Look through the records below for the line with "A water-quality survey of the Blackwater" and the line with "L = 109 mg/L", then return those lines and all lines between, exactly.

(Provided entries begins)

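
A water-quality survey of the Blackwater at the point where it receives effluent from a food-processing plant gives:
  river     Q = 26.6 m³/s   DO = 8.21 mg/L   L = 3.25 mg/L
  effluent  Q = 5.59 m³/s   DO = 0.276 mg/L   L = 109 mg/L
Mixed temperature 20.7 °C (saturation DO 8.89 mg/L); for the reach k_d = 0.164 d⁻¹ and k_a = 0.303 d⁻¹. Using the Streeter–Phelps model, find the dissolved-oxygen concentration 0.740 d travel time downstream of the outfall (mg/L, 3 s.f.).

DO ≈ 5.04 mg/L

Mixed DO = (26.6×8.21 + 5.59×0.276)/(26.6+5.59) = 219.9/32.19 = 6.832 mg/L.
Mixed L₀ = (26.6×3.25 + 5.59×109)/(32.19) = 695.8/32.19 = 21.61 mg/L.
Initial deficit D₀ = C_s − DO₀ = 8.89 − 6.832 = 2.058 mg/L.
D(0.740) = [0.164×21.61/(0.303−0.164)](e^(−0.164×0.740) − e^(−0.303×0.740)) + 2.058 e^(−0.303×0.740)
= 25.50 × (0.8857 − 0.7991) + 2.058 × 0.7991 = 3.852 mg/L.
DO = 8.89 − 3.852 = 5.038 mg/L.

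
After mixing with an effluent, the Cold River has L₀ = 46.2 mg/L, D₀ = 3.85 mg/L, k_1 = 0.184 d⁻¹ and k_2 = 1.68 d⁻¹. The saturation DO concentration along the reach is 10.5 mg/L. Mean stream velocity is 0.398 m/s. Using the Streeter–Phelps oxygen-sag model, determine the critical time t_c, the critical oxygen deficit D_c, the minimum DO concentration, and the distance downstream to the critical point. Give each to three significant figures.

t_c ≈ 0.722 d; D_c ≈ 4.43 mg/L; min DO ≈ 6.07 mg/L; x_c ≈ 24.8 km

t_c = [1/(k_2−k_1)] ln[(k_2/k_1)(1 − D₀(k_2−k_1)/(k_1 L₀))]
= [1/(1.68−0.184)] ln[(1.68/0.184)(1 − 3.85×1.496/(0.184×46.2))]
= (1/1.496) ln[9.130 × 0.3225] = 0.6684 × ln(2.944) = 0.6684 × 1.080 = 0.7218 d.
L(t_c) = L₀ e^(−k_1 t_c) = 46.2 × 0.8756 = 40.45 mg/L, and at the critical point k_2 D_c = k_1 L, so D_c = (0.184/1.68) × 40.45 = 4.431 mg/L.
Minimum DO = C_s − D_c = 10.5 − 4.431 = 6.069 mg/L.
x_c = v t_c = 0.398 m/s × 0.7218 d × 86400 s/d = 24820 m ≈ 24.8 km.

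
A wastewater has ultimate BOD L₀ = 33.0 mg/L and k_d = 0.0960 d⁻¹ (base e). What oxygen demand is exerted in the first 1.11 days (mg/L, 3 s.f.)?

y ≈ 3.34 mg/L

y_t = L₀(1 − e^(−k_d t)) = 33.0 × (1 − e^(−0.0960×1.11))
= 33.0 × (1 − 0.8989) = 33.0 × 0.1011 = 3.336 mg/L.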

(Provided entries ends)
(Provided entries begins)

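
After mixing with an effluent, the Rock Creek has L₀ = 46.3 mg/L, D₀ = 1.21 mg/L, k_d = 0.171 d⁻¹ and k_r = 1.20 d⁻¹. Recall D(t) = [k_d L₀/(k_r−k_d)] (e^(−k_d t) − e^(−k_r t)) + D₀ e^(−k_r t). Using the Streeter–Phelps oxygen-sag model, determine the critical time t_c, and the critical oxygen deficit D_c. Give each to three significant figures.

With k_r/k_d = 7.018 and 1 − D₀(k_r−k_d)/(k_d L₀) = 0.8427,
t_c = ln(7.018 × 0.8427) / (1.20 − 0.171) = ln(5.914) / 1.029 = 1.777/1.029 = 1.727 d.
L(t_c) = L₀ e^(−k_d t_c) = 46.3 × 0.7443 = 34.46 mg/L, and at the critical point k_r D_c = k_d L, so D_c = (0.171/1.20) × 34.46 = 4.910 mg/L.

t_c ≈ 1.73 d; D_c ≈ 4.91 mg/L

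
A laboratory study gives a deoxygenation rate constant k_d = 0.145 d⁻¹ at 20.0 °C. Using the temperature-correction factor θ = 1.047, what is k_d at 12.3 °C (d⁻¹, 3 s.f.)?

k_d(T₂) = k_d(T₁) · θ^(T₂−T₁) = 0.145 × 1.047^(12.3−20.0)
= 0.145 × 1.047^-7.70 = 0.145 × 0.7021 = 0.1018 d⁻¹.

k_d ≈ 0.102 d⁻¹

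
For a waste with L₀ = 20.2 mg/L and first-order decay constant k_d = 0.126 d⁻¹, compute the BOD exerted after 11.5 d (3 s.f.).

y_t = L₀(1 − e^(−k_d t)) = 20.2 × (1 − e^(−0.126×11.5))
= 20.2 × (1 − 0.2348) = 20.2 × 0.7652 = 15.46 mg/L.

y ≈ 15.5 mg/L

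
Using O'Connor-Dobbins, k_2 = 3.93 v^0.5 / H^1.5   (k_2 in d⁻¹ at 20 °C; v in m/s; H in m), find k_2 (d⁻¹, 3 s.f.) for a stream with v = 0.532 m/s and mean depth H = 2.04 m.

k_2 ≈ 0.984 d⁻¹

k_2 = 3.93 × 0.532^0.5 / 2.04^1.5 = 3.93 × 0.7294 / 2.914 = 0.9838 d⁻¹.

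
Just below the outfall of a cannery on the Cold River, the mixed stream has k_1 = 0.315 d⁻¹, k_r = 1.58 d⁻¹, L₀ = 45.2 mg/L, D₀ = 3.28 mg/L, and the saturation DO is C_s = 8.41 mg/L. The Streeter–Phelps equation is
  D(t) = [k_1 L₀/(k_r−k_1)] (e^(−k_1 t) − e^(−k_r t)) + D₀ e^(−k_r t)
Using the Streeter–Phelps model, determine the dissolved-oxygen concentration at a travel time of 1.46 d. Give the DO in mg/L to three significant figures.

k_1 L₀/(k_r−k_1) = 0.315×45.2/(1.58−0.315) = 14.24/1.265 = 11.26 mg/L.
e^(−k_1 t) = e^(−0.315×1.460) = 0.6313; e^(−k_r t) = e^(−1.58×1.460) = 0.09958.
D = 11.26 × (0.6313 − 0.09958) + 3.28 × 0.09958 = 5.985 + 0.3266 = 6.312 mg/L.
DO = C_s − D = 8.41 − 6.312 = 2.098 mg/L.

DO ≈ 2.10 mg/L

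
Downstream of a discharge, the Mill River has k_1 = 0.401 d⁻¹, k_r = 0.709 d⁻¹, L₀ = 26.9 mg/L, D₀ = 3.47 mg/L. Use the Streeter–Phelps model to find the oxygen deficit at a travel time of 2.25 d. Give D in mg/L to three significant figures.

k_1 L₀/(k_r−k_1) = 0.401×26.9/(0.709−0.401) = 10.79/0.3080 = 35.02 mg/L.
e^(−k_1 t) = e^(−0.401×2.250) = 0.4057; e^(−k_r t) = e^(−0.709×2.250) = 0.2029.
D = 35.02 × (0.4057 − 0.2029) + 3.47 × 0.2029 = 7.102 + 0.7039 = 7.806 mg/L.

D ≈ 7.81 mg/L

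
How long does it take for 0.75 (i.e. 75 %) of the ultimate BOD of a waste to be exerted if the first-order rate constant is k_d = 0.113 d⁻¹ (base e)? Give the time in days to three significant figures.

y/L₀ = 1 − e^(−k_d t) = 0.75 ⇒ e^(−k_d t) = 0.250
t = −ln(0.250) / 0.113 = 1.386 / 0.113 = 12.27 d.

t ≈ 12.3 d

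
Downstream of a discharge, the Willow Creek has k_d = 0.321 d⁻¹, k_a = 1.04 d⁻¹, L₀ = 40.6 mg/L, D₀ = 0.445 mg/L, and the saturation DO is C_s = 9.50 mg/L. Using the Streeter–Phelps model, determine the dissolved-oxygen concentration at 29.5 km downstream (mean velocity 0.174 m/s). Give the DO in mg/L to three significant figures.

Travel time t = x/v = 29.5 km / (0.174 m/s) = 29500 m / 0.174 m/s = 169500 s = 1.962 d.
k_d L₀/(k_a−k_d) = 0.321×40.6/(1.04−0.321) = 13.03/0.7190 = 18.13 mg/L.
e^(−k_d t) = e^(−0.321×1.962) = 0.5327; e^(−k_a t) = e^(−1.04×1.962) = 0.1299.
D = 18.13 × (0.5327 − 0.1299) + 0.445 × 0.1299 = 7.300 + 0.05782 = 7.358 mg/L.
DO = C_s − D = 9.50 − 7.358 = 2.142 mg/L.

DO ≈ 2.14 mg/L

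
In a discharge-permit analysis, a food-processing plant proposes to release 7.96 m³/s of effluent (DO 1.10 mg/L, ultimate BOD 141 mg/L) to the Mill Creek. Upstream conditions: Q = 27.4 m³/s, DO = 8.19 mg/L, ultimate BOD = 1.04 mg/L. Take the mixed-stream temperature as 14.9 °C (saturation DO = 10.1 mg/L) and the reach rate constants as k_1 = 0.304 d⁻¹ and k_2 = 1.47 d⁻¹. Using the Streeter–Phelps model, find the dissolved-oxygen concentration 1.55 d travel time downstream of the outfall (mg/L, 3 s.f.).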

(Provided entries ends)
(Provided entries begins)

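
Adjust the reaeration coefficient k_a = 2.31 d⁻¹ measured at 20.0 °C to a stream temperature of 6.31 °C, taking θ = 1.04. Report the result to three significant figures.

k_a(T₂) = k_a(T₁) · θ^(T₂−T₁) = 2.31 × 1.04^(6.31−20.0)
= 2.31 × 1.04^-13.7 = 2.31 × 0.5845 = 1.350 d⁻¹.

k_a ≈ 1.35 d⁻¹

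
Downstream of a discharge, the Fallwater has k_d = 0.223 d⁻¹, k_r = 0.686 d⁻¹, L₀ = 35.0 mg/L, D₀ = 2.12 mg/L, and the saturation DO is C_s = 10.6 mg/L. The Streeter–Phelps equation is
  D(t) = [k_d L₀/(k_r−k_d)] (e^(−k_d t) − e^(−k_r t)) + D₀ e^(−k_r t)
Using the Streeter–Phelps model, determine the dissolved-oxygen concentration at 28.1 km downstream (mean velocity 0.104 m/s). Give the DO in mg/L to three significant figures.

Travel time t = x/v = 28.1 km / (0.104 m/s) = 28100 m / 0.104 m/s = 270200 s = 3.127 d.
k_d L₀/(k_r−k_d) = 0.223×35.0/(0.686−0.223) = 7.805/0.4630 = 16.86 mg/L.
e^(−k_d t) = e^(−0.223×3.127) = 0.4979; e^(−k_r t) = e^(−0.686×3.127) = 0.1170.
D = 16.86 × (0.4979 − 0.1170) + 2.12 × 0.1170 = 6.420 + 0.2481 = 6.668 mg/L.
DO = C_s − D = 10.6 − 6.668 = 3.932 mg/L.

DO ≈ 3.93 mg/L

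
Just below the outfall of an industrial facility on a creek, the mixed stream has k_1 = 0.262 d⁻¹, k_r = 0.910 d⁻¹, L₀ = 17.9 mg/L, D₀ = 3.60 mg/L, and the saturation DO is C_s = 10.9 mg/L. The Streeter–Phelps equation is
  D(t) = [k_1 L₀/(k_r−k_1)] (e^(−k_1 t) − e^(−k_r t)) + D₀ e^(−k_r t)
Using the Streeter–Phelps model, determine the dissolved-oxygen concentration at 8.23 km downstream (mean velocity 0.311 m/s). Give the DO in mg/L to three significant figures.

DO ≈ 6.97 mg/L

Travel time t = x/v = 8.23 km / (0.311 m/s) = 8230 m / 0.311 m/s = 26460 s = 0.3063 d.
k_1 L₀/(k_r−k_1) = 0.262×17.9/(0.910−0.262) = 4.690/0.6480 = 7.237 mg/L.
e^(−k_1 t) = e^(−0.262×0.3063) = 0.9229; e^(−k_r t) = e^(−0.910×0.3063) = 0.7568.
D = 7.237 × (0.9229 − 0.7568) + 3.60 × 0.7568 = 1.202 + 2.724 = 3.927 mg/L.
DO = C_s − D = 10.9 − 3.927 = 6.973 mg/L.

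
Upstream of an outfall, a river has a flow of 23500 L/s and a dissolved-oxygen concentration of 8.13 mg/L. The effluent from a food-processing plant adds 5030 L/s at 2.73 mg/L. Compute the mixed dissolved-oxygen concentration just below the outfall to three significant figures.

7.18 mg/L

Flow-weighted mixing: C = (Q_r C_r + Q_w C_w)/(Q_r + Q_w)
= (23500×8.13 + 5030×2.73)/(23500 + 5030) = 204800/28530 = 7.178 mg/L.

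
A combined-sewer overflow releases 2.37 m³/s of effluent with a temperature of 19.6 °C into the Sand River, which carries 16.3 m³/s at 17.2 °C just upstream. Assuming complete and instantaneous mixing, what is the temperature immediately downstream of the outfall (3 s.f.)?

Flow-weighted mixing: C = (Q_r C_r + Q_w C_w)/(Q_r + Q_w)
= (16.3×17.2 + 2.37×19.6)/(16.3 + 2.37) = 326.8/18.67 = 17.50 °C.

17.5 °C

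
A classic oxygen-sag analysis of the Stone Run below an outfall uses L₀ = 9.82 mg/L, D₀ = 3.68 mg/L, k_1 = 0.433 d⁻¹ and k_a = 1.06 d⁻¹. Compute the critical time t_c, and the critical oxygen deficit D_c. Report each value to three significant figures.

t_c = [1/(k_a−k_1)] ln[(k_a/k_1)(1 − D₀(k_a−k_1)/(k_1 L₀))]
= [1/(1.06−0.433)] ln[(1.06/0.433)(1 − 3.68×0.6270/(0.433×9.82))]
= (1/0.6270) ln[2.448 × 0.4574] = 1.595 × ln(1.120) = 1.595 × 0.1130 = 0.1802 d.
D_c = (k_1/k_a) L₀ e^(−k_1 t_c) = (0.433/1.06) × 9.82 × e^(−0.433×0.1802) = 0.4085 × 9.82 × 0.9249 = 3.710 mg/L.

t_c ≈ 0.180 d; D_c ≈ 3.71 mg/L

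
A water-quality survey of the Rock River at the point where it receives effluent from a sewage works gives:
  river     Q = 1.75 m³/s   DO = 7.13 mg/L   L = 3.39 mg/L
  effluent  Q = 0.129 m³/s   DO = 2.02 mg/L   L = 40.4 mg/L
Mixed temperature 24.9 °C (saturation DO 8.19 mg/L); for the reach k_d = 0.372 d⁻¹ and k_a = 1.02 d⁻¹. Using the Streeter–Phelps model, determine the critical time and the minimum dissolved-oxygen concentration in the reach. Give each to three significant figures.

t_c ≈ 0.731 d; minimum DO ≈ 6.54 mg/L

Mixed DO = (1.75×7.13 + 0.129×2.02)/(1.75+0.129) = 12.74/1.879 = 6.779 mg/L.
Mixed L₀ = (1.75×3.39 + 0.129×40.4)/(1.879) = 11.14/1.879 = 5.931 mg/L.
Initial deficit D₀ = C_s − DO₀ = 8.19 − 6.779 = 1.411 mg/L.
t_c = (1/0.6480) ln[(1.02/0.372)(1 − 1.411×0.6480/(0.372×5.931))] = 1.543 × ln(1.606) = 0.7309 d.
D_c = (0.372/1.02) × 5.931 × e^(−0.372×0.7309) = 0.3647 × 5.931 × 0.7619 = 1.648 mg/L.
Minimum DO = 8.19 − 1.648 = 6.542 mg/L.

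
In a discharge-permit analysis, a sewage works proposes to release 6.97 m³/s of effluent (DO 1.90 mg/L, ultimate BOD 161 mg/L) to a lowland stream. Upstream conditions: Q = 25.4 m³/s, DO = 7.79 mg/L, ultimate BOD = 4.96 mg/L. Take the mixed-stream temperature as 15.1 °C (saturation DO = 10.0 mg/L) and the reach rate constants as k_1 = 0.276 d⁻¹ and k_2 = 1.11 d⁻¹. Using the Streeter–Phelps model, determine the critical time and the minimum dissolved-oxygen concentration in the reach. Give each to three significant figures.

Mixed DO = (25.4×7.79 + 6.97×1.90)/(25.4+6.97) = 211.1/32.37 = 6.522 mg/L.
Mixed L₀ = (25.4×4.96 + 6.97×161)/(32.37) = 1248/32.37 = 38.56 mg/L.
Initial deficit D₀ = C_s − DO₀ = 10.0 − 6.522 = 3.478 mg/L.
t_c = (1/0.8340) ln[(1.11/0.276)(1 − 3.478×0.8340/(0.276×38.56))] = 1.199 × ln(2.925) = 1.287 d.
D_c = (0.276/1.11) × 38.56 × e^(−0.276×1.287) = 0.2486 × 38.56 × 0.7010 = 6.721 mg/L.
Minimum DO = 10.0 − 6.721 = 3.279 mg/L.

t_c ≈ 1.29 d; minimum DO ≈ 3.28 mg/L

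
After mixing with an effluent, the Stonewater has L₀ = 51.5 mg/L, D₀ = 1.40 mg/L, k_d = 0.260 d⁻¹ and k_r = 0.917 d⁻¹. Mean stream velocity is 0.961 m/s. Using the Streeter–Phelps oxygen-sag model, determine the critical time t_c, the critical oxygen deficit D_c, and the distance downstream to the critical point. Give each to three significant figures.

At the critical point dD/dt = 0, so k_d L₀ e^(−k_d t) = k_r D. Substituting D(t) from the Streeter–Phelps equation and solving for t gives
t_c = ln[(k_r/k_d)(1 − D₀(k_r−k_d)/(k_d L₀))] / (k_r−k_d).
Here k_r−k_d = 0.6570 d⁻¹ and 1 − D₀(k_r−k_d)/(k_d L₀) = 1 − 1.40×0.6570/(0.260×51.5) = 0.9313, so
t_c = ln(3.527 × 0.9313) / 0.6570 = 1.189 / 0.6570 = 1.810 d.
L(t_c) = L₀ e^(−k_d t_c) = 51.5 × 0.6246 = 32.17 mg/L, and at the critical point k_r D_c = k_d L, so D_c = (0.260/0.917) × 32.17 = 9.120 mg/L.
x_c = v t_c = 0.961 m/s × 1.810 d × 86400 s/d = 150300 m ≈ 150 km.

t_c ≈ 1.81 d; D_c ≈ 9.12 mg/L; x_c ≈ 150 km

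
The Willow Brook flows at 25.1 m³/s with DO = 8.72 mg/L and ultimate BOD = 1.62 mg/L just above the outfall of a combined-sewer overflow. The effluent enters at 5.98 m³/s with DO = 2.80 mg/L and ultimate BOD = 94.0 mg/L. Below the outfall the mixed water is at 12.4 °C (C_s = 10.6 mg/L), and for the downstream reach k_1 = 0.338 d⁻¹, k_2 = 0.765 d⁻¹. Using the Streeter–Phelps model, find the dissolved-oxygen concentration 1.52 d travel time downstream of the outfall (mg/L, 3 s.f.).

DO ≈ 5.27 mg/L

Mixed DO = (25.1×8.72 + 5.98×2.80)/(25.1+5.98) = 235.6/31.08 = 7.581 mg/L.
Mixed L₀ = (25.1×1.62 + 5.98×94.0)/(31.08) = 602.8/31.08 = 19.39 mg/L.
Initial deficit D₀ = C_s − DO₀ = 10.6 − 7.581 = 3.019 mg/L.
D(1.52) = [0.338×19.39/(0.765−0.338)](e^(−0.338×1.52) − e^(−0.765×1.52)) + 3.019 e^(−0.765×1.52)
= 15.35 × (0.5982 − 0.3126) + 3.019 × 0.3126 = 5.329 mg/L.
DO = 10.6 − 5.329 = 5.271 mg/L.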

(Provided entries ends)

▶ [Answer for the task]
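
A water-quality survey of the Blackwater at the point where it receives effluent from a food-processing plant gives:
  river     Q = 26.6 m³/s   DO = 8.21 mg/L   L = 3.25 mg/L
  effluent  Q = 5.59 m³/s   DO = 0.276 mg/L   L = 109 mg/L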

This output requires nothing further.